> _Source records_:
====
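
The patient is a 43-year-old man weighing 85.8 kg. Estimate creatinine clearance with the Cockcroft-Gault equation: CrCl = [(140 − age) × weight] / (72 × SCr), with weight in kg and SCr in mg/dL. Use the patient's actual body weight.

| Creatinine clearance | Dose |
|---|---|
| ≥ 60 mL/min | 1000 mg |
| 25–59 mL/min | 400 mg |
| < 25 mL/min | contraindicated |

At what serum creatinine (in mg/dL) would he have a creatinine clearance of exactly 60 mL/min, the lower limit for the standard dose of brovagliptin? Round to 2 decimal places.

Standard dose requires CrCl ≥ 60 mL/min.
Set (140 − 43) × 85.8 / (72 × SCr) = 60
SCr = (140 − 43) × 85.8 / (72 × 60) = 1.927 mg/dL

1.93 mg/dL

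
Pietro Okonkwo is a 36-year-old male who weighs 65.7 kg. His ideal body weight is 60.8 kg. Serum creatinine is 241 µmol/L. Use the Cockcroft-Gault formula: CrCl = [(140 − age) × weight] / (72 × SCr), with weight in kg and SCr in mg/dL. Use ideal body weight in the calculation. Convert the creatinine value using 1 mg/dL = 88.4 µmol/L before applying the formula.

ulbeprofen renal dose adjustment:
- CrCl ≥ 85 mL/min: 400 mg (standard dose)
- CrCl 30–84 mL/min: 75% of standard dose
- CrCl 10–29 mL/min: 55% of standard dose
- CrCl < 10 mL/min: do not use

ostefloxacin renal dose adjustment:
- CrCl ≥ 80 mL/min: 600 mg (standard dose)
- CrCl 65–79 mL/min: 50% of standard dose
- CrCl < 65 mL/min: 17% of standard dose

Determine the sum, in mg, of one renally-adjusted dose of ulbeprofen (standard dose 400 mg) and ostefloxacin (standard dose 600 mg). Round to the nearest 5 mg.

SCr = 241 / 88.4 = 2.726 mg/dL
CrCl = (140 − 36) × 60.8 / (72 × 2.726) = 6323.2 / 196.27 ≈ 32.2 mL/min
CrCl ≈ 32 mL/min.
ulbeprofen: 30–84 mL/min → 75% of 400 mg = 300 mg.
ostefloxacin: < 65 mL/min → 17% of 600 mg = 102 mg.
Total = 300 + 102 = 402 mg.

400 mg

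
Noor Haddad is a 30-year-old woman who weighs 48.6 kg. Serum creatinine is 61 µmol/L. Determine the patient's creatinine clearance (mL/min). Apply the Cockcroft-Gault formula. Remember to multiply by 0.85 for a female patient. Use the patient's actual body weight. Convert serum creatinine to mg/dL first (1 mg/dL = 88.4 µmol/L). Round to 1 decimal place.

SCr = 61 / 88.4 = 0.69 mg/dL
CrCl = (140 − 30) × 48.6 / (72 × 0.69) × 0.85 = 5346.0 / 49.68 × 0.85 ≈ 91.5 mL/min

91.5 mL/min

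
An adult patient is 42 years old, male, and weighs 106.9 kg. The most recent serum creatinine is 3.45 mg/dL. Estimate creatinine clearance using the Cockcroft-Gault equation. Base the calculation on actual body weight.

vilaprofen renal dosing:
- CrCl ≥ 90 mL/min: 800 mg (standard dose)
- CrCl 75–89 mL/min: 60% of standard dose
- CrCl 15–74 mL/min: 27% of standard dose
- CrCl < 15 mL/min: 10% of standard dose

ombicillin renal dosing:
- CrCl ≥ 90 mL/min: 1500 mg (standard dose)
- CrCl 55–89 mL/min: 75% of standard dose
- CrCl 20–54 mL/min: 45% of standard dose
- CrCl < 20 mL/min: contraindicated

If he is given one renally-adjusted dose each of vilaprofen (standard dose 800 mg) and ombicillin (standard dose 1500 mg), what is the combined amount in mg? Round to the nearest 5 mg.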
====
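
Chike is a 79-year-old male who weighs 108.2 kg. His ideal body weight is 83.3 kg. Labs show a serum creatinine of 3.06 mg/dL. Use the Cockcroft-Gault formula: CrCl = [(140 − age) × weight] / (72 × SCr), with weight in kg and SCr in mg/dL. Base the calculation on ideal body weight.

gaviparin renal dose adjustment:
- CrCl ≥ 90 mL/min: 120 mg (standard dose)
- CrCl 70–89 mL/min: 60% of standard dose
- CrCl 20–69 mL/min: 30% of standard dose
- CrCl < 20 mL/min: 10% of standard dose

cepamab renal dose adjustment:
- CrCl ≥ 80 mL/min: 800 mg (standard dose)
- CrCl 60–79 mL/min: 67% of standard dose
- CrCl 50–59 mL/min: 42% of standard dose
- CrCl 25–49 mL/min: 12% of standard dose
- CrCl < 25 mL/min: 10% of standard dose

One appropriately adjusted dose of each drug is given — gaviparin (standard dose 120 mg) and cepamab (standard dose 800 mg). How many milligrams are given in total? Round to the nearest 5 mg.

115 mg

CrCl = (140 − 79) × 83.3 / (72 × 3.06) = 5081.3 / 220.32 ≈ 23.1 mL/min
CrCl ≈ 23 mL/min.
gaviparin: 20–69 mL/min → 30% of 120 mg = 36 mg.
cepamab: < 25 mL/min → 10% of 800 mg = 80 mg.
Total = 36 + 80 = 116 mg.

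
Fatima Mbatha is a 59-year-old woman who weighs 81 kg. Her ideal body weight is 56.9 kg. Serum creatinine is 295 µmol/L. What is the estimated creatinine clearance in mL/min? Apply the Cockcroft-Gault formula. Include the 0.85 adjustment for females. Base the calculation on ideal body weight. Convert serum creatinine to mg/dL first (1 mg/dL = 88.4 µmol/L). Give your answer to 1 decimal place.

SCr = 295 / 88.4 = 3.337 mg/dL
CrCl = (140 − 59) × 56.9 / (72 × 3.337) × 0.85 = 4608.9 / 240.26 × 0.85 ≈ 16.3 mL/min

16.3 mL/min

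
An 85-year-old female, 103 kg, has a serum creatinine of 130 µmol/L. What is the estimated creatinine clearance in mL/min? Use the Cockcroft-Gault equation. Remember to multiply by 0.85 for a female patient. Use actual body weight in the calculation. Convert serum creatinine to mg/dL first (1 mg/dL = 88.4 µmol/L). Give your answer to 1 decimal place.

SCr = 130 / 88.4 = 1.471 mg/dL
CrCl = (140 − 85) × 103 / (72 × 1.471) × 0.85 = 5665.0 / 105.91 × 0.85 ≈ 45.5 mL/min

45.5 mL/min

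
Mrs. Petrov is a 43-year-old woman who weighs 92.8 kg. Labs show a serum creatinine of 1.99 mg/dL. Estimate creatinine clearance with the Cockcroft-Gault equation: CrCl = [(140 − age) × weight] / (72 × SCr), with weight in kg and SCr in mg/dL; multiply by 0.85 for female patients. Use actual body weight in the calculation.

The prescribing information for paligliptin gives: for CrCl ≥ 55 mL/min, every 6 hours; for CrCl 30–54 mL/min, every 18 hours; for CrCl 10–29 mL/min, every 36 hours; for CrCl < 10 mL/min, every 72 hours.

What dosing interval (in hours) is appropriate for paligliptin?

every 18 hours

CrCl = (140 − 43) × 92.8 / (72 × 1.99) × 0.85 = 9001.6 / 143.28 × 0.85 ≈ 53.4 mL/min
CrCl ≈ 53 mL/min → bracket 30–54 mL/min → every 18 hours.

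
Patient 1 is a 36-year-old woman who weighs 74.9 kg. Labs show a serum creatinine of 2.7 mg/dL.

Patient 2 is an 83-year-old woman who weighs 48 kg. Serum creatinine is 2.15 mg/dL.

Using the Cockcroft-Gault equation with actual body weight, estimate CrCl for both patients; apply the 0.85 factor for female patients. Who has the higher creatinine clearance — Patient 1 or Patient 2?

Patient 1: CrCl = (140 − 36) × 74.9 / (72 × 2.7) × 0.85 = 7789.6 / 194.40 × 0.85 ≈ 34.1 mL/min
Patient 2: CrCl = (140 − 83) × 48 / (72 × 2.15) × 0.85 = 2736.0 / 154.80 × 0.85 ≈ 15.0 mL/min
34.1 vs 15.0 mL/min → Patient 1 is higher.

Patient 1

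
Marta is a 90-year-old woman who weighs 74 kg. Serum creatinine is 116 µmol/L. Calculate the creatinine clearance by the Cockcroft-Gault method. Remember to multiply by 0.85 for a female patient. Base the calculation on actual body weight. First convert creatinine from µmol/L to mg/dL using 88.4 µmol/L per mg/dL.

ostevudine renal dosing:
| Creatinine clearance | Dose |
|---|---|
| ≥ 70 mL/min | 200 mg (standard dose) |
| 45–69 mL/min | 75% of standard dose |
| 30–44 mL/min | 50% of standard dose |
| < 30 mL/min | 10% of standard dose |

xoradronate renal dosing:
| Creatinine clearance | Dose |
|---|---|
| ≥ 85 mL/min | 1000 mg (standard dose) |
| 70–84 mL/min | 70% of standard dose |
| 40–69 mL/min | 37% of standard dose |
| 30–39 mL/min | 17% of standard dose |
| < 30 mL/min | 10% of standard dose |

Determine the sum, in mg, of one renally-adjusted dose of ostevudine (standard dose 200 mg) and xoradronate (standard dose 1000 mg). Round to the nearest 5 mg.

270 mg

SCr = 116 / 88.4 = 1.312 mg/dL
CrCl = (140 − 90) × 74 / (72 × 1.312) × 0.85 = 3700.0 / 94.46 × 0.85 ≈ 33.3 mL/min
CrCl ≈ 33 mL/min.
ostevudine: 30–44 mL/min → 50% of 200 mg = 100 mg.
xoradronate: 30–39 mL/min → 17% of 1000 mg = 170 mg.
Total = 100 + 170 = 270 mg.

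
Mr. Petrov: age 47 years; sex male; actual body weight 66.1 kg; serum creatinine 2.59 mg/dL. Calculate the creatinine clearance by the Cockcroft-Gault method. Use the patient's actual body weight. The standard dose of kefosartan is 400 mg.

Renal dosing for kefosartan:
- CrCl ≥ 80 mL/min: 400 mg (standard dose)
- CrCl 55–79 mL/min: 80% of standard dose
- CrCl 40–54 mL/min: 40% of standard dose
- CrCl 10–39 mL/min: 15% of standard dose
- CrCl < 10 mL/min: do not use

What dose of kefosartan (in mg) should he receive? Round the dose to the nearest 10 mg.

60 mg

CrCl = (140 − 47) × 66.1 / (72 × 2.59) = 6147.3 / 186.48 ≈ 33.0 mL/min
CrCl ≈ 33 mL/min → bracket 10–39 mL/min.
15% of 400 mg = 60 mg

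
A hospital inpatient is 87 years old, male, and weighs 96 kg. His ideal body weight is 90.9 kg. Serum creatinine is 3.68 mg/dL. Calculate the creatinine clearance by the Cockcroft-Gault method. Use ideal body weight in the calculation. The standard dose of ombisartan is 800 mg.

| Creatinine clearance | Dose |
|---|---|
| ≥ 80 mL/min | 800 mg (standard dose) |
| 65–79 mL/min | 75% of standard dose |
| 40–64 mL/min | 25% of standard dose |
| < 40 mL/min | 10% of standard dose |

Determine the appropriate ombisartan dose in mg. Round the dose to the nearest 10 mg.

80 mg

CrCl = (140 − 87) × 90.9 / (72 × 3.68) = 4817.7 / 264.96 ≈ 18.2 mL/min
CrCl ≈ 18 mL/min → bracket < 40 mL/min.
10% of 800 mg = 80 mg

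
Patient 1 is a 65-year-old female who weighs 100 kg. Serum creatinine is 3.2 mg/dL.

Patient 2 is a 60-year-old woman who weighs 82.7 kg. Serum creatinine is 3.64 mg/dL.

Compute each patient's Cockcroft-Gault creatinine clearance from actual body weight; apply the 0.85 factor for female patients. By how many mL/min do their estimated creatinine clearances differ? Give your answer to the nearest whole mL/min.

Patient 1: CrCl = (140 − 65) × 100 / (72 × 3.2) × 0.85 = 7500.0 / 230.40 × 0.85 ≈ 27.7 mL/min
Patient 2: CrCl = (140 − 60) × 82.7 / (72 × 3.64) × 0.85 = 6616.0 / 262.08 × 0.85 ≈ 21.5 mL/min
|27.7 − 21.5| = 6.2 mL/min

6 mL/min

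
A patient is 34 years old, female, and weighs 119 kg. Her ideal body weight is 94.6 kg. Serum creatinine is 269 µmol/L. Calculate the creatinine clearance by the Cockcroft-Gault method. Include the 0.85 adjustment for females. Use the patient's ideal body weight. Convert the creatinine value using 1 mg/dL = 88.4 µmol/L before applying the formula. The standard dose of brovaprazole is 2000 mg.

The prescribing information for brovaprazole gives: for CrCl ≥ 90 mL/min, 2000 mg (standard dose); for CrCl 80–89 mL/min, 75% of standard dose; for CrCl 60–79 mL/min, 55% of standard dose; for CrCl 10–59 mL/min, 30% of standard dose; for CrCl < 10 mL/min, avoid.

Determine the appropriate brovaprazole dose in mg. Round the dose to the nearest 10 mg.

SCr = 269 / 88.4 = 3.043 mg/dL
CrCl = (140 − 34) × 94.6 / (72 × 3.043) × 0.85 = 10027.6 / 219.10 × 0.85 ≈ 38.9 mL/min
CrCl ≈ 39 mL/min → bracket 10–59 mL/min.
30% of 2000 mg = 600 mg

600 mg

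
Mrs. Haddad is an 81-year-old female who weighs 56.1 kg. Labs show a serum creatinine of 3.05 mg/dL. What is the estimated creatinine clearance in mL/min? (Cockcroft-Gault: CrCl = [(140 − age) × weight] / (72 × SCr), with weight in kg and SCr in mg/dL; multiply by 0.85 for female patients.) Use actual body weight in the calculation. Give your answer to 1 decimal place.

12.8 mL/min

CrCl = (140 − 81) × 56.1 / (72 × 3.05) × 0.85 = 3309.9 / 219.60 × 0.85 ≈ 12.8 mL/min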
====
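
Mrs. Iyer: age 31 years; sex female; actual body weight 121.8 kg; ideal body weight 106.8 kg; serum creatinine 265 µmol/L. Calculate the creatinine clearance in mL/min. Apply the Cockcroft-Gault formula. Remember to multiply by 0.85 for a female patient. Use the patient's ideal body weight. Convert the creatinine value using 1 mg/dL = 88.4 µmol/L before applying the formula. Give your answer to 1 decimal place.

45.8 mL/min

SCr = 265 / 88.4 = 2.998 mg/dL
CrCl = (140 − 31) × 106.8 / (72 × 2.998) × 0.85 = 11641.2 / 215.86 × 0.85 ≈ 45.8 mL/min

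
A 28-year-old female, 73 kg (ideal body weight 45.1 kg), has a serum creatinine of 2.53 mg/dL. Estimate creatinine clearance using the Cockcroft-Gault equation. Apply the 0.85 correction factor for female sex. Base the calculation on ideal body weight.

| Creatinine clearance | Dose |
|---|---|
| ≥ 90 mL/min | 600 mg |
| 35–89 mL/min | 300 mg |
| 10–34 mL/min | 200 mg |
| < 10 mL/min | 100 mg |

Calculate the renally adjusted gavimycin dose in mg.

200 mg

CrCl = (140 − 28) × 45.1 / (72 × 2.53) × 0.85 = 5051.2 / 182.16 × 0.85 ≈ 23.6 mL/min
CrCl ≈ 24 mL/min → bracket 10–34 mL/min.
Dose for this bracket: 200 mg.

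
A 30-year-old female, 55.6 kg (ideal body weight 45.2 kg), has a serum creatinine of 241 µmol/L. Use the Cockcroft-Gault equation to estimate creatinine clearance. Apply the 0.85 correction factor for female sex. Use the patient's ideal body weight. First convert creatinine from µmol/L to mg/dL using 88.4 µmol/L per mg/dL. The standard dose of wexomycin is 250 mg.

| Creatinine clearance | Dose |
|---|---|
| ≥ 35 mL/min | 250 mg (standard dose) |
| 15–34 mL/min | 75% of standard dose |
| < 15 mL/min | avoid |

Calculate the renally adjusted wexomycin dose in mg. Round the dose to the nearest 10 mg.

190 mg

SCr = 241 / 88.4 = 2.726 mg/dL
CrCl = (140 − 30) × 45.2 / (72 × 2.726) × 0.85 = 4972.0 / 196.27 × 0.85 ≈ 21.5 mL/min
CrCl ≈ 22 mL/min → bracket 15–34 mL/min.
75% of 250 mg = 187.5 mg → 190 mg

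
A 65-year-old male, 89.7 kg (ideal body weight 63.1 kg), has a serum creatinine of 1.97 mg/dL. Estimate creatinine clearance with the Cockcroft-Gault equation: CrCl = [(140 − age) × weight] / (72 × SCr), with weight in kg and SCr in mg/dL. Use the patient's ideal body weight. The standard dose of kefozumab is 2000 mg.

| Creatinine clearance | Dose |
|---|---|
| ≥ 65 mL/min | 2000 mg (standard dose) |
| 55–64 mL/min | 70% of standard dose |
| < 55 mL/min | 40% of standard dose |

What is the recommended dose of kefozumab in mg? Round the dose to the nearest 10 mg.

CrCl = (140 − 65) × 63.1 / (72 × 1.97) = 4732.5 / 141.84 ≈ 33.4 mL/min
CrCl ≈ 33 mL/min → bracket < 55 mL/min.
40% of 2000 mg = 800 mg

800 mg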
====
> _How to complete this task_: Here the output must be the lines above from the line with "25% of standard dose |" to the line with "Patient 2 is a 60-year-old", both included, duplicated word for word and nothing else.

> _Exercise output_:
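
| 40–64 mL/min | 25% of standard dose |
| < 40 mL/min | 10% of standard dose |

Determine the appropriate ombisartan dose in mg. Round the dose to the nearest 10 mg.

80 mg

CrCl = (140 − 87) × 90.9 / (72 × 3.68) = 4817.7 / 264.96 ≈ 18.2 mL/min
CrCl ≈ 18 mL/min → bracket < 40 mL/min.
10% of 800 mg = 80 mg

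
Patient 1 is a 65-year-old female who weighs 100 kg. Serum creatinine is 3.2 mg/dL.

Patient 2 is a 60-year-old woman who weighs 82.7 kg. Serum creatinine is 3.64 mg/dL.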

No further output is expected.